**Goal of the exercise:** Return each line exactly as written. Begin with the first line of the entries and end with the line that has "1.5 | 9.2 | 0.2 |".
Start of Input
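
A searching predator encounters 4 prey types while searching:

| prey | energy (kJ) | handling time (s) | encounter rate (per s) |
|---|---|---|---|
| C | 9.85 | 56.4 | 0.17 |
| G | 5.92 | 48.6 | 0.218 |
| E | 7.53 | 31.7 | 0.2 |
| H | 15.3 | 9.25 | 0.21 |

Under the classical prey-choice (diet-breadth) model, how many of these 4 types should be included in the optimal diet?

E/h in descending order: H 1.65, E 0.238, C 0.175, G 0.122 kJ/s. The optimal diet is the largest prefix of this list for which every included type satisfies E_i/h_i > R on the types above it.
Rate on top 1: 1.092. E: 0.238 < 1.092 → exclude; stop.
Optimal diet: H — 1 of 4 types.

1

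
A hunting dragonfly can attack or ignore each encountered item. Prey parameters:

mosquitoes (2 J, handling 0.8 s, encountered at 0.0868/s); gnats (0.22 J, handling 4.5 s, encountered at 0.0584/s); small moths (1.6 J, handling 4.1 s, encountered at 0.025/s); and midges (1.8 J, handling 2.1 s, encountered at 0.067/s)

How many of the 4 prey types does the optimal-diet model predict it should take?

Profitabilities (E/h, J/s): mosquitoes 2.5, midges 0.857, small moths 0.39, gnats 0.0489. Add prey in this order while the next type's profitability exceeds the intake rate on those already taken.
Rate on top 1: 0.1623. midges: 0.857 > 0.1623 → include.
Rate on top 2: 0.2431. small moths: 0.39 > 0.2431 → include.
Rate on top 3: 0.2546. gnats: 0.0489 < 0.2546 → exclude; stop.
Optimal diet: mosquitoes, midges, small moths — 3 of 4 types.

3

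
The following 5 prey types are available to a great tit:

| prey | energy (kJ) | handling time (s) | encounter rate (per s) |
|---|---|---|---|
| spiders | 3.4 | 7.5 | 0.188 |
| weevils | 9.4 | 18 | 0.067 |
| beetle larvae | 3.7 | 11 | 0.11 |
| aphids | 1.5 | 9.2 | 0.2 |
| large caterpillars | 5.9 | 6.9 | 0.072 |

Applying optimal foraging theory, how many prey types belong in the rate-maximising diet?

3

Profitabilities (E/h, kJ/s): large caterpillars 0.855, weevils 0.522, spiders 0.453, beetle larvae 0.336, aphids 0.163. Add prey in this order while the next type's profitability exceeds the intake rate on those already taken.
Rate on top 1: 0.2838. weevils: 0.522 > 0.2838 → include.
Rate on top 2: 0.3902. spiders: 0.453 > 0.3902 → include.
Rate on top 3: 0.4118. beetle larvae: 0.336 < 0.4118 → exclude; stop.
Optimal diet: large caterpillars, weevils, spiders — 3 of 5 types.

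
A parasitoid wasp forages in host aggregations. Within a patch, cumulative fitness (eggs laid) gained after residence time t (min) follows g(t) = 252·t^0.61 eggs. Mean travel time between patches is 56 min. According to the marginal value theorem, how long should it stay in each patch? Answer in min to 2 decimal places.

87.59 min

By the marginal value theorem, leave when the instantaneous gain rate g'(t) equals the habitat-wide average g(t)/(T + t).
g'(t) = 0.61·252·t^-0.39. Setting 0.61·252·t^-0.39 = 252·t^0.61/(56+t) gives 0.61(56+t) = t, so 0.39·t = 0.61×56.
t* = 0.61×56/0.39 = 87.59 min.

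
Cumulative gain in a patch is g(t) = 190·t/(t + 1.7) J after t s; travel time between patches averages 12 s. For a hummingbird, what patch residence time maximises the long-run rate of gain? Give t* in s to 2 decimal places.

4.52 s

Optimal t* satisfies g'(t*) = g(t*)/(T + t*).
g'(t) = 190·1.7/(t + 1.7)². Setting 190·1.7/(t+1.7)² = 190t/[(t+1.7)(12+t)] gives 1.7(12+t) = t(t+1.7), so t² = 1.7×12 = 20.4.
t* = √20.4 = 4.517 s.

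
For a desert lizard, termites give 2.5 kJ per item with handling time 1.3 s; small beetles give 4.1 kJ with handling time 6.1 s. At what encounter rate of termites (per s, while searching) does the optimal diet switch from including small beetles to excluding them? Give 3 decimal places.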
End of Input
**Response:**
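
A searching predator encounters 4 prey types while searching:

| prey | energy (kJ) | handling time (s) | encounter rate (per s) |
|---|---|---|---|
| C | 9.85 | 56.4 | 0.17 |
| G | 5.92 | 48.6 | 0.218 |
| E | 7.53 | 31.7 | 0.2 |
| H | 15.3 | 9.25 | 0.21 |

Under the classical prey-choice (diet-breadth) model, how many of these 4 types should be included in the optimal diet?

E/h in descending order: H 1.65, E 0.238, C 0.175, G 0.122 kJ/s. The optimal diet is the largest prefix of this list for which every included type satisfies E_i/h_i > R on the types above it.
Rate on top 1: 1.092. E: 0.238 < 1.092 → exclude; stop.
Optimal diet: H — 1 of 4 types.

1

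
A hunting dragonfly can attack or ignore each encountered item. Prey parameters:

mosquitoes (2 J, handling 0.8 s, encountered at 0.0868/s); gnats (0.22 J, handling 4.5 s, encountered at 0.0584/s); small moths (1.6 J, handling 4.1 s, encountered at 0.025/s); and midges (1.8 J, handling 2.1 s, encountered at 0.067/s)

How many of the 4 prey types does the optimal-diet model predict it should take?

Profitabilities (E/h, J/s): mosquitoes 2.5, midges 0.857, small moths 0.39, gnats 0.0489. Add prey in this order while the next type's profitability exceeds the intake rate on those already taken.
Rate on top 1: 0.1623. midges: 0.857 > 0.1623 → include.
Rate on top 2: 0.2431. small moths: 0.39 > 0.2431 → include.
Rate on top 3: 0.2546. gnats: 0.0489 < 0.2546 → exclude; stop.
Optimal diet: mosquitoes, midges, small moths — 3 of 4 types.

3

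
The following 5 prey types are available to a great tit:

| prey | energy (kJ) | handling time (s) | encounter rate (per s) |
|---|---|---|---|
| spiders | 3.4 | 7.5 | 0.188 |
| weevils | 9.4 | 18 | 0.067 |
| beetle larvae | 3.7 | 11 | 0.11 |
| aphids | 1.5 | 9.2 | 0.2 |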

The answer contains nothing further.